Exercise objective: Please retype, character for character, the portion of the entries below that runs from the line containing "lajtigyelnik : jtigyelnikla" to the last line.

Data:
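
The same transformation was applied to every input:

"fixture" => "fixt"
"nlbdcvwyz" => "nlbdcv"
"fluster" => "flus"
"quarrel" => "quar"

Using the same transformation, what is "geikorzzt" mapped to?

geikor

The rule is to delete the last 3 characters.
Applying that to "geikorzzt" gives "geikor".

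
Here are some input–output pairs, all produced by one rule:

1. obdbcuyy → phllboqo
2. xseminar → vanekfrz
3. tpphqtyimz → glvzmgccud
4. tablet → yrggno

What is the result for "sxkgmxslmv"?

kfyzifkxtz

What's happening: swap the front and back halves of the string, then shift every letter 13 places forward in the alphabet (wrapping around) — i.e. ROT13.
"sxkgmxslmv" → "xslmvsxkgm" → "kfyzifkxtz".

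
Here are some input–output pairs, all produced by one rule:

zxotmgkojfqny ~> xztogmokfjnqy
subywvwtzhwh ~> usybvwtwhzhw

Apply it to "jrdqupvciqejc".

What's happening: swap each adjacent pair of characters (1↔2, 3↔4, ...).
So "jrdqupvciqejc" becomes "rjqdpucvqijec".

rjqdpucvqijec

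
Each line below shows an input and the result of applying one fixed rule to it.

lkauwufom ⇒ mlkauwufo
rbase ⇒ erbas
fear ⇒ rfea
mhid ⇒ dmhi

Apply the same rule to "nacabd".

Each output is the input with this applied: move the last character to the front.
So "nacabd" becomes "dnacab".

dnacab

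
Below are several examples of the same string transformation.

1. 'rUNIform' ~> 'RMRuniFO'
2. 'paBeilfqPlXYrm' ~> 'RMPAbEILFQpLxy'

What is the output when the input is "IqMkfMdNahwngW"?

GwiQmKFmDnAHWN

In each case the input is transformed by: flip the case of every letter, then move the last 2 characters to the front (rotate right by 2).
"IqMkfMdNahwngW" → "iQmKFmDnAHWNGw" → "GwiQmKFmDnAHWN".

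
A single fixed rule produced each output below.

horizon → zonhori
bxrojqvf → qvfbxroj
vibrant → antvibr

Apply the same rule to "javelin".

In each case the input is transformed by: move the last 3 characters to the front (rotate right by 3).
Applying that to "javelin" gives "linjave".

linjave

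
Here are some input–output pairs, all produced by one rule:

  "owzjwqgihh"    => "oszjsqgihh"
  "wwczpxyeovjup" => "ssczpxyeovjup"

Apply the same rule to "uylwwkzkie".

uylsskzkie

What's happening: replace every "w" with "s".
So "uylwwkzkie" becomes "uylsskzkie".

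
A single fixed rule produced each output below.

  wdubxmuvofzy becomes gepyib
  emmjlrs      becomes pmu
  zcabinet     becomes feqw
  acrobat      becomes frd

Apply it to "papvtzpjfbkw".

dycmez

What's happening: shift every letter 3 places forward in the alphabet (wrapping around), then keep every other character starting from the second (positions 2nd, 4th, 6th, ...).
Working it through for "papvtzpjfbkw": intermediate "sdsywcsmienz", final "dycmez".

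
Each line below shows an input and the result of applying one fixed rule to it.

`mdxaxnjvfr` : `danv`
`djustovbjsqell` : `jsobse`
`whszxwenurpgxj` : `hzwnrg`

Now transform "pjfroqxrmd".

The rule is to delete the last character, then keep every other character starting from the second (positions 2nd, 4th, 6th, ...).
So "pjfroqxrmd" becomes "jrqr".
(Check on "mdxaxnjvfr": → "mdxaxnjvf" → "danv" ✓)

jrqr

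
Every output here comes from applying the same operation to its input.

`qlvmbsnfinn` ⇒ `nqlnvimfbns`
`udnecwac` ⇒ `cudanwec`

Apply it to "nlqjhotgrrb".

The rule is to swap the first and last characters, then take characters alternately from the front and the back (1st, last, 2nd, 2nd-last, ...).
For "nlqjhotgrrb" the result is "bnlrqrjghto".

bnlrqrjghto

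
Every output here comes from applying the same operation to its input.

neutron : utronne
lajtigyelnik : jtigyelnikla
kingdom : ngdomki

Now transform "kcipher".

Each output is the input with this applied: move the first 2 characters to the end (rotate left by 2).
So "kcipher" becomes "ipherkc".

ipherkc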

Response:
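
lajtigyelnik : jtigyelnikla
kingdom : ngdomki

Now transform "kcipher".

Each output is the input with this applied: move the first 2 characters to the end (rotate left by 2).
So "kcipher" becomes "ipherkc".

ipherkc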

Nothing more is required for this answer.